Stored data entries
------

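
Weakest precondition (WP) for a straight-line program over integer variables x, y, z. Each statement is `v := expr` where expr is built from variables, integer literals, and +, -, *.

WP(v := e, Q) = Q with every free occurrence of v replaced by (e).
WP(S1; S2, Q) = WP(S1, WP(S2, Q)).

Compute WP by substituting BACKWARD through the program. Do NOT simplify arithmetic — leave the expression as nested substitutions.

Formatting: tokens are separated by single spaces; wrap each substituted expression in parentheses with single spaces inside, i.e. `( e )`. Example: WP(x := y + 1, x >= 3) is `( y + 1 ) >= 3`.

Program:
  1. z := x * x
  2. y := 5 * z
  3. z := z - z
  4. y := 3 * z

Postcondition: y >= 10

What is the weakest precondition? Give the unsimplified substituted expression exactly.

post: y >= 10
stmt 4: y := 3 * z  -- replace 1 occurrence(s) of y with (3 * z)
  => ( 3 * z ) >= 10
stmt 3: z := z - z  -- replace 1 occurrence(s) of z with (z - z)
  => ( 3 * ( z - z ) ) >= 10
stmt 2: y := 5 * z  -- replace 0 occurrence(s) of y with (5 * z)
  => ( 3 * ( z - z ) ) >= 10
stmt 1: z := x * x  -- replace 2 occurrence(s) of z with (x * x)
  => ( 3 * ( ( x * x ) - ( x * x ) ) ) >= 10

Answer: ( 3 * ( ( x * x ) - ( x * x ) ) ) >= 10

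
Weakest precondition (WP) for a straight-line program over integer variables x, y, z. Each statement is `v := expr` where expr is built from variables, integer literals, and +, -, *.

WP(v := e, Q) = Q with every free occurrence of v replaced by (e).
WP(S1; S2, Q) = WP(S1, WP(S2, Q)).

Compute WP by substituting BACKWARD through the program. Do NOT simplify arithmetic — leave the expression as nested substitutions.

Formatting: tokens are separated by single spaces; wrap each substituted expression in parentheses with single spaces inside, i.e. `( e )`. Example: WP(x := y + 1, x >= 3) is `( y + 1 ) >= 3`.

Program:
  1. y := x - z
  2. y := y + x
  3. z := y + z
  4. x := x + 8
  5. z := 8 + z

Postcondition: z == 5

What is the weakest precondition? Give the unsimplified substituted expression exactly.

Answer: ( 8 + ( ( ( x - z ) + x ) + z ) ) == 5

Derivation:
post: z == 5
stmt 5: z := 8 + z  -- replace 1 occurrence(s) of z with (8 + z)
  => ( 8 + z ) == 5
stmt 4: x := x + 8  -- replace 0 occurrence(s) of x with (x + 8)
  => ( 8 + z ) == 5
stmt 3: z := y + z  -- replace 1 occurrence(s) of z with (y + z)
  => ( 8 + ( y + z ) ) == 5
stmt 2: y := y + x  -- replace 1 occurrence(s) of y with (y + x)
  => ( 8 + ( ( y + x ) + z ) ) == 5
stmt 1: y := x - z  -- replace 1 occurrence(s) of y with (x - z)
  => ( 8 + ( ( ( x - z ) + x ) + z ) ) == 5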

------

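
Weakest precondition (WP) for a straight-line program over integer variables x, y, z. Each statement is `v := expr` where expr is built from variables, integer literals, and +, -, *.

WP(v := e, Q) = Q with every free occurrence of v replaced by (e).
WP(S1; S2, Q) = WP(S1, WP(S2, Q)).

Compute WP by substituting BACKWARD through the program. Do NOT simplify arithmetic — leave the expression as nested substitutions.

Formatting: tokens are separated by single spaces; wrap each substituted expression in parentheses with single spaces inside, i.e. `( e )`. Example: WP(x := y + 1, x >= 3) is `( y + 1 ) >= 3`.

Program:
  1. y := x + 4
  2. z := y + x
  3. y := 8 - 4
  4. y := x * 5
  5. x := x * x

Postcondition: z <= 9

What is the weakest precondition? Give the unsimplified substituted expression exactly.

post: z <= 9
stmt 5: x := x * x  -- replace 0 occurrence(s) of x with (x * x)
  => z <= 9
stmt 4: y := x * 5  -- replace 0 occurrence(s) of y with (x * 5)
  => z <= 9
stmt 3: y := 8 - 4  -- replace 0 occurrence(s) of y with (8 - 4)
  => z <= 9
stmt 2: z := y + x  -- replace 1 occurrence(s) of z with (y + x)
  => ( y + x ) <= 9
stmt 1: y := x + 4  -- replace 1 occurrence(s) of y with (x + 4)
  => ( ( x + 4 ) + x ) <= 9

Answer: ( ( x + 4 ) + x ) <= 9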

------

WHAT THE EXERCISE ASKS: Give the number of lines in the data that contain the string "Postcondition", and nothing else.

RESPONSE FOR THIS EXERCISE: 3